Data for processing Block Start
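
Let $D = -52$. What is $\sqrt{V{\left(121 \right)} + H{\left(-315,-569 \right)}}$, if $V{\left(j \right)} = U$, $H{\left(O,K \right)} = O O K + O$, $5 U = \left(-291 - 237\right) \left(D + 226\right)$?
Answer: $\frac{6 i \sqrt{39220635}}{5} \approx 7515.2 i$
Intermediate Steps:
$U = - \frac{91872}{5}$ ($U = \frac{\left(-291 - 237\right) \left(-52 + 226\right)}{5} = \frac{\left(-528\right) 174}{5} = \frac{1}{5} \left(-91872\right) = - \frac{91872}{5} \approx -18374.0$)
$H{\left(O,K \right)} = O + K O^{2}$ ($H{\left(O,K \right)} = O^{2} K + O = K O^{2} + O = O + K O^{2}$)
$V{\left(j \right)} = - \frac{91872}{5}$
$\sqrt{V{\left(121 \right)} + H{\left(-315,-569 \right)}} = \sqrt{- \frac{91872}{5} - 315 \left(1 - -179235\right)} = \sqrt{- \frac{91872}{5} - 315 \left(1 + 179235\right)} = \sqrt{- \frac{91872}{5} - 56459340} = \sqrt{- \frac{282388572}{5}} = \frac{6 i \sqrt{39220635}}{5}$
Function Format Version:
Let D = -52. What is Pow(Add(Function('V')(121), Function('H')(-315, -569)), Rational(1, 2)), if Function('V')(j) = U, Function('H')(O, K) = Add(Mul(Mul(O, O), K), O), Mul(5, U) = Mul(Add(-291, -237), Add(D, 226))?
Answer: Mul(Rational(6, 5), I, Pow(39220635, Rational(1, 2))) ≈ Mul(7515.2, I)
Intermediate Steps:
U = Rational(-91872, 5) (U = Mul(Rational(1, 5), Mul(Add(-291, -237), Add(-52, 226))) = Mul(Rational(1, 5), Mul(-528, 174)) = Mul(Rational(1, 5), -91872) = Rational(-91872, 5) ≈ -18374.)
Function('H')(O, K) = Add(O, Mul(K, Pow(O, 2))) (Function('H')(O, K) = Add(Mul(Pow(O, 2), K), O) = Add(Mul(K, Pow(O, 2)), O) = Add(O, Mul(K, Pow(O, 2))))
Function('V')(j) = Rational(-91872, 5)
Pow(Add(Function('V')(121), Function('H')(-315, -569)), Rational(1, 2)) = Pow(Add(Rational(-91872, 5), Mul(-315, Add(1, Mul(-569, -315)))), Rational(1, 2)) = Pow(Add(Rational(-91872, 5), Mul(-315, Add(1, 179235))), Rational(1, 2)) = Pow(Add(Rational(-91872, 5), Mul(-315, 179236)), Rational(1, 2)) = Pow(Add(Rational(-91872, 5), -56459340), Rational(1, 2)) = Pow(Rational(-282388572, 5), Rational(1, 2)) = Mul(Rational(6, 5), I, Pow(39220635, Rational(1, 2)))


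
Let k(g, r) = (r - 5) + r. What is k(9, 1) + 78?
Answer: 75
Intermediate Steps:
k(g, r) = -5 + 2*r (k(g, r) = (-5 + r) + r = -5 + 2*r)
k(9, 1) + 78 = (-5 + 2*1) + 78 = (-5 + 2) + 78 = -3 + 78 = 75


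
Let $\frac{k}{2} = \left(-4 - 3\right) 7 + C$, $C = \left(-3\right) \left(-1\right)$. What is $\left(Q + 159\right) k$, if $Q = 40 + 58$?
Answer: $-23644$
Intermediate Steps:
$C = 3$
$k = -92$ ($k = 2 \left(\left(-4 - 3\right) 7 + 3\right) = 2 \left(\left(-7\right) 7 + 3\right) = 2 \left(-49 + 3\right) = 2 \left(-46\right) = -92$)
$Q = 98$
$\left(Q + 159\right) k = \left(98 + 159\right) \left(-92\right) = 257 \left(-92\right) = -23644$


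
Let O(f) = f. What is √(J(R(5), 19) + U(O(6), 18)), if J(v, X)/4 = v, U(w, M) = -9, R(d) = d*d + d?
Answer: √111 ≈ 10.536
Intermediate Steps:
R(d) = d + d² (R(d) = d² + d = d + d²)
J(v, X) = 4*v
√(J(R(5), 19) + U(O(6), 18)) = √(4*(5*(1 + 5)) - 9) = √(4*(5*6) - 9) = √(4*30 - 9) = √(120 - 9) = √111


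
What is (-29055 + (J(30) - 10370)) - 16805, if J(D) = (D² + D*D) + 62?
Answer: -54368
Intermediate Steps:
J(D) = 62 + 2*D² (J(D) = (D² + D²) + 62 = 2*D² + 62 = 62 + 2*D²)
(-29055 + (J(30) - 10370)) - 16805 = (-29055 + ((62 + 2*30²) - 10370)) - 16805 = (-29055 + ((62 + 2*900) - 10370)) - 16805 = (-29055 + ((62 + 1800) - 10370)) - 16805 = (-29055 + (1862 - 10370)) - 16805 = (-29055 - 8508) - 16805 = -37563 - 16805 = -54368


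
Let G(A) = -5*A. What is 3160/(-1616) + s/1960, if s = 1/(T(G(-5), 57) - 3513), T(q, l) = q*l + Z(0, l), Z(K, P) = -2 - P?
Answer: -831103801/425020120 ≈ -1.9554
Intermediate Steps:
T(q, l) = -2 - l + l*q (T(q, l) = q*l + (-2 - l) = l*q + (-2 - l) = -2 - l + l*q)
s = -1/2147 (s = 1/((-2 - 1*57 + 57*(-5*(-5))) - 3513) = 1/((-2 - 57 + 57*25) - 3513) = 1/((-2 - 57 + 1425) - 3513) = 1/(1366 - 3513) = 1/(-2147) = -1/2147 ≈ -0.00046577)
3160/(-1616) + s/1960 = 3160/(-1616) - 1/2147/1960 = 3160*(-1/1616) - 1/2147*1/1960 = -395/202 - 1/4208120 = -831103801/425020120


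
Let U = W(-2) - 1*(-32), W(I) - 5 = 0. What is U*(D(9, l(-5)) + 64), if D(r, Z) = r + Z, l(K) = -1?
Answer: 2664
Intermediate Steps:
D(r, Z) = Z + r
W(I) = 5 (W(I) = 5 + 0 = 5)
U = 37 (U = 5 - 1*(-32) = 5 + 32 = 37)
U*(D(9, l(-5)) + 64) = 37*((-1 + 9) + 64) = 37*(8 + 64) = 37*72 = 2664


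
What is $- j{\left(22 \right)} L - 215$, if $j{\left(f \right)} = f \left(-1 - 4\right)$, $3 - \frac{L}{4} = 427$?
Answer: $-186775$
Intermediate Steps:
$L = -1696$ ($L = 12 - 1708 = -1696$)
$j{\left(f \right)} = - 5 f$ ($j{\left(f \right)} = f \left(-5\right) = - 5 f$)
$- j{\left(22 \right)} L - 215 = - \left(-5\right) 22 \left(-1696\right) - 215 = \left(-1\right) \left(-110\right) \left(-1696\right) - 215 = 110 \left(-1696\right) - 215 = -186560 - 215 = -186775$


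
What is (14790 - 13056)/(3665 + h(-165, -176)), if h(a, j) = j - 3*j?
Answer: 578/1339 ≈ 0.43167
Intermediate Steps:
h(a, j) = -2*j
(14790 - 13056)/(3665 + h(-165, -176)) = (14790 - 13056)/(3665 - 2*(-176)) = 1734/(3665 + 352) = 1734/4017 = 1734*(1/4017) = 578/1339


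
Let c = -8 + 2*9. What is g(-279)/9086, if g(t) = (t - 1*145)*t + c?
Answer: 59153/4543 ≈ 13.021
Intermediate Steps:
c = 10 (c = -8 + 18 = 10)
g(t) = 10 + t*(-145 + t) (g(t) = (t - 1*145)*t + 10 = (t - 145)*t + 10 = (-145 + t)*t + 10 = t*(-145 + t) + 10 = 10 + t*(-145 + t))
g(-279)/9086 = (10 + (-279)² - 145*(-279))/9086 = (10 + 77841 + 40455)*(1/9086) = 118306*(1/9086) = 59153/4543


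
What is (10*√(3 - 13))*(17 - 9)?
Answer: 80*I*√10 ≈ 252.98*I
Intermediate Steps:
(10*√(3 - 13))*(17 - 9) = (10*√(-10))*8 = (10*(I*√10))*8 = (10*I*√10)*8 = 80*I*√10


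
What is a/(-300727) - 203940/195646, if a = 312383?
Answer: -5565761309/2674365211 ≈ -2.0812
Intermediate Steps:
a/(-300727) - 203940/195646 = 312383/(-300727) - 203940/195646 = 312383*(-1/300727) - 203940*1/195646 = -312383/300727 - 9270/8893 = -5565761309/2674365211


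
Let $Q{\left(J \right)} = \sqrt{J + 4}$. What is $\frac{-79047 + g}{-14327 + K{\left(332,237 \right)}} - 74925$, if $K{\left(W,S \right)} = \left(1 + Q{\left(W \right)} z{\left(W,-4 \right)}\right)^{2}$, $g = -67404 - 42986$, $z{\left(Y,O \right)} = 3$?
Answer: $- \frac{4783756424963}{63861554} + \frac{1136622 \sqrt{21}}{31930777} \approx -74908.0$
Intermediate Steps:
$Q{\left(J \right)} = \sqrt{4 + J}$
$g = -110390$ ($g = -67404 - 42986 = -110390$)
$K{\left(W,S \right)} = \left(1 + 3 \sqrt{4 + W}\right)^{2}$ ($K{\left(W,S \right)} = \left(1 + \sqrt{4 + W} 3\right)^{2} = \left(1 + 3 \sqrt{4 + W}\right)^{2}$)
$\frac{-79047 + g}{-14327 + K{\left(332,237 \right)}} - 74925 = \frac{-79047 - 110390}{-14327 + \left(1 + 3 \sqrt{4 + 332}\right)^{2}} - 74925 = - \frac{189437}{-14327 + \left(1 + 3 \sqrt{336}\right)^{2}} - 74925 = - \frac{189437}{-14327 + \left(1 + 3 \cdot 4 \sqrt{21}\right)^{2}} - 74925 = - \frac{189437}{-14327 + \left(1 + 12 \sqrt{21}\right)^{2}} - 74925 = -74925 - \frac{189437}{-14327 + \left(1 + 12 \sqrt{21}\right)^{2}}$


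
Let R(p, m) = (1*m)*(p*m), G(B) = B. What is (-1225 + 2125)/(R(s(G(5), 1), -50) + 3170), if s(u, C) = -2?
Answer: -30/61 ≈ -0.49180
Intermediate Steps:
R(p, m) = p*m² (R(p, m) = m*(m*p) = p*m²)
(-1225 + 2125)/(R(s(G(5), 1), -50) + 3170) = (-1225 + 2125)/(-2*(-50)² + 3170) = 900/(-2*2500 + 3170) = 900/(-5000 + 3170) = 900/(-1830) = 900*(-1/1830) = -30/61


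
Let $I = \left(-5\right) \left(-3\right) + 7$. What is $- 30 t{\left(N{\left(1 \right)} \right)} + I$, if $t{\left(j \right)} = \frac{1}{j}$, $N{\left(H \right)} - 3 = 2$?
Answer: $16$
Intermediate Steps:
$N{\left(H \right)} = 5$ ($N{\left(H \right)} = 3 + 2 = 5$)
$I = 22$ ($I = 15 + 7 = 22$)
$- 30 t{\left(N{\left(1 \right)} \right)} + I = - \frac{30}{5} + 22 = \left(-30\right) \frac{1}{5} + 22 = -6 + 22 = 16$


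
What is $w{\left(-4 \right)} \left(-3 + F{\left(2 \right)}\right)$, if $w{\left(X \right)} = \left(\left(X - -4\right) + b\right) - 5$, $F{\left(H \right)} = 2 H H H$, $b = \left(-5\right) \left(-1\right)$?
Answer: $0$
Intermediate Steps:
$b = 5$
$F{\left(H \right)} = 2 H^{3}$ ($F{\left(H \right)} = 2 H^{2} H = 2 H^{3}$)
$w{\left(X \right)} = 4 + X$ ($w{\left(X \right)} = \left(\left(X - -4\right) + 5\right) - 5 = \left(\left(X + 4\right) + 5\right) - 5 = \left(\left(4 + X\right) + 5\right) - 5 = \left(9 + X\right) - 5 = 4 + X$)
$w{\left(-4 \right)} \left(-3 + F{\left(2 \right)}\right) = \left(4 - 4\right) \left(-3 + 2 \cdot 2^{3}\right) = 0 \left(-3 + 2 \cdot 8\right) = 0 \left(-3 + 16\right) = 0 \cdot 13 = 0$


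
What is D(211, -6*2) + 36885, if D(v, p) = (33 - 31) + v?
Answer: 37098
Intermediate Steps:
D(v, p) = 2 + v
D(211, -6*2) + 36885 = (2 + 211) + 36885 = 213 + 36885 = 37098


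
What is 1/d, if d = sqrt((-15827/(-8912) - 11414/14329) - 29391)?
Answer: -4*I*sqrt(29954496880209148009)/3753107047253 ≈ -0.0058331*I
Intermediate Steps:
d = I*sqrt(29954496880209148009)/31925012 (d = sqrt((-15827*(-1/8912) - 11414*1/14329) - 29391) = sqrt((15827/8912 - 11414/14329) - 29391) = sqrt(125063515/127700048 - 29391) = sqrt(-3753107047253/127700048) = I*sqrt(29954496880209148009)/31925012 ≈ 171.44*I)
1/d = 1/(I*sqrt(29954496880209148009)/31925012) = -4*I*sqrt(29954496880209148009)/3753107047253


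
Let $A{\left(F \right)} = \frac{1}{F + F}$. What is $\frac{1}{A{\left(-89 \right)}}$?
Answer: $-178$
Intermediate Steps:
$A{\left(F \right)} = \frac{1}{2 F}$
$\frac{1}{A{\left(-89 \right)}} = \frac{1}{\frac{1}{2} \frac{1}{-89}} = \frac{1}{\frac{1}{2} \left(- \frac{1}{89}\right)} = \frac{1}{- \frac{1}{178}} = -178$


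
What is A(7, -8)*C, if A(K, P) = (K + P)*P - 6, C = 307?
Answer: 614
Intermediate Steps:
A(K, P) = -6 + P*(K + P) (A(K, P) = P*(K + P) - 6 = -6 + P*(K + P))
A(7, -8)*C = (-6 + (-8)² + 7*(-8))*307 = (-6 + 64 - 56)*307 = 2*307 = 614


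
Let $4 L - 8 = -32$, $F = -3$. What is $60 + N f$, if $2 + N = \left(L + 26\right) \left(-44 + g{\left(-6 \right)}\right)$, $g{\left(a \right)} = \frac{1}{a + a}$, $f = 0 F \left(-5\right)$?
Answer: $60$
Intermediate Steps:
$f = 0$ ($f = 0 \left(-3\right) \left(-5\right) = 0 \left(-5\right) = 0$)
$L = -6$ ($L = 2 + \frac{1}{4} \left(-32\right) = 2 - 8 = -6$)
$g{\left(a \right)} = \frac{1}{2 a}$
$N = - \frac{2651}{3}$ ($N = -2 + \left(-6 + 26\right) \left(-44 + \frac{1}{2 \left(-6\right)}\right) = -2 + 20 \left(-44 + \frac{1}{2} \left(- \frac{1}{6}\right)\right) = -2 + 20 \left(-44 - \frac{1}{12}\right) = -2 + 20 \left(- \frac{529}{12}\right) = -2 - \frac{2645}{3} = - \frac{2651}{3} \approx -883.67$)
$60 + N f = 60 - 0 = 60 + 0 = 60$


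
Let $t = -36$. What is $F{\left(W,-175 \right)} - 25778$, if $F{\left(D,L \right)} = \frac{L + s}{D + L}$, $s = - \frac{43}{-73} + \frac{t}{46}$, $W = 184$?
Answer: $- \frac{129941836}{5037} \approx -25797.0$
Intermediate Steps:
$s = - \frac{325}{1679}$ ($s = - \frac{43}{-73} - \frac{36}{46} = \left(-43\right) \left(- \frac{1}{73}\right) - \frac{18}{23} = \frac{43}{73} - \frac{18}{23} = - \frac{325}{1679} \approx -0.19357$)
$F{\left(D,L \right)} = \frac{- \frac{325}{1679} + L}{D + L}$ ($F{\left(D,L \right)} = \frac{L - \frac{325}{1679}}{D + L} = \frac{- \frac{325}{1679} + L}{D + L}$)
$F{\left(W,-175 \right)} - 25778 = \frac{- \frac{325}{1679} - 175}{184 - 175} - 25778 = \frac{1}{9} \left(- \frac{294150}{1679}\right) - 25778 = - \frac{98050}{5037} - 25778 = - \frac{129941836}{5037}$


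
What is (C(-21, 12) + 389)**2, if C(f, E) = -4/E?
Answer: 1359556/9 ≈ 1.5106e+5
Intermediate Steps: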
Data for processing Block End
Task item:
Looking at the data above, write out exactly the lines that start at the one containing "- 4\right)$, $3" and end at the one containing "What is (14790"; include both and nothing beyond.

Expected answer:
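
What is $- j{\left(22 \right)} L - 215$, if $j{\left(f \right)} = f \left(-1 - 4\right)$, $3 - \frac{L}{4} = 427$?
Answer: $-186775$
Intermediate Steps:
$L = -1696$ ($L = 12 - 1708 = -1696$)
$j{\left(f \right)} = - 5 f$ ($j{\left(f \right)} = f \left(-5\right) = - 5 f$)
$- j{\left(22 \right)} L - 215 = - \left(-5\right) 22 \left(-1696\right) - 215 = \left(-1\right) \left(-110\right) \left(-1696\right) - 215 = 110 \left(-1696\right) - 215 = -186560 - 215 = -186775$


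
What is (14790 - 13056)/(3665 + h(-165, -176)), if h(a, j) = j - 3*j?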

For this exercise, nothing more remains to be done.